ACTION ITEM: Your output should consist solely of the lines from the one with "1n1K4/1p6/5n2/8/P7/6Q1/b2k4/5n2 b - - 0 1" through the end of the records, reproduced exactly, both ends included.

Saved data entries
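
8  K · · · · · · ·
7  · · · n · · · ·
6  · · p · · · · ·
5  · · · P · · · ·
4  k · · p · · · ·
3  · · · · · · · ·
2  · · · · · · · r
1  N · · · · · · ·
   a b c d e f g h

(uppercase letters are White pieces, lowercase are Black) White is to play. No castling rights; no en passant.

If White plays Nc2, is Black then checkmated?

no

After Nc2: black king on a4; in check: no.
Black is not in check, so this cannot be checkmate.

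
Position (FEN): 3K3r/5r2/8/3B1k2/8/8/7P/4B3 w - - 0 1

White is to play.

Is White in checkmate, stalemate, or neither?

checkmate

White to move; white king on d8.
In check: yes, from the black rook on h8.
King squares — c7: attacked by Rf7; d7: attacked by Rf7; e7: attacked by Rf7; c8: attacked by Rh8; e8: attacked by Rh8.
Legal moves for White: none.
In check with no legal moves → checkmate.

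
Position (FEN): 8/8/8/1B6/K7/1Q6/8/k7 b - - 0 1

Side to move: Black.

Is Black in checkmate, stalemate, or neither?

Black to move; black king on a1.
In check: no.
King squares — b1: attacked by Qb3; a2: attacked by Qb3; b2: attacked by Qb3.
Legal moves for Black: none.
Not in check and no legal moves → stalemate.

stalemate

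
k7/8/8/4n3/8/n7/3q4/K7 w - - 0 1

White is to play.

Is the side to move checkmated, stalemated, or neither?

White to move; white king on a1.
In check: no.
King squares — b1: attacked by Na3; a2: attacked by Qd2; b2: attacked by Qd2.
Legal moves for White: none.
Not in check and no legal moves → stalemate.

stalemate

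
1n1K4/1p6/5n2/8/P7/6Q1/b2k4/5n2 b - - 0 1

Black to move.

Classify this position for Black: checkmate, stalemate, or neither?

Black to move; black king on d2.
In check: no.
Legal moves for Black include: Nbd7, Nc6+, Na6, Ng8, Ne8, Nh7, Nfd7, Nh5, Nd5, Ng4, Ne4, Ke2, Kc2, Kd1, Kc1, Bg8, Bf7, Be6, ... (list truncated; more exist).
Black has legal moves and is not in check → neither.

neither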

RESPONSE TO THIS EXERCISE:
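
1n1K4/1p6/5n2/8/P7/6Q1/b2k4/5n2 b - - 0 1

Black to move.

Classify this position for Black: checkmate, stalemate, or neither?

Black to move; black king on d2.
In check: no.
Legal moves for Black include: Nbd7, Nc6+, Na6, Ng8, Ne8, Nh7, Nfd7, Nh5, Nd5, Ng4, Ne4, Ke2, Kc2, Kd1, Kc1, Bg8, Bf7, Be6, ... (list truncated; more exist).
Black has legal moves and is not in check → neither.

neither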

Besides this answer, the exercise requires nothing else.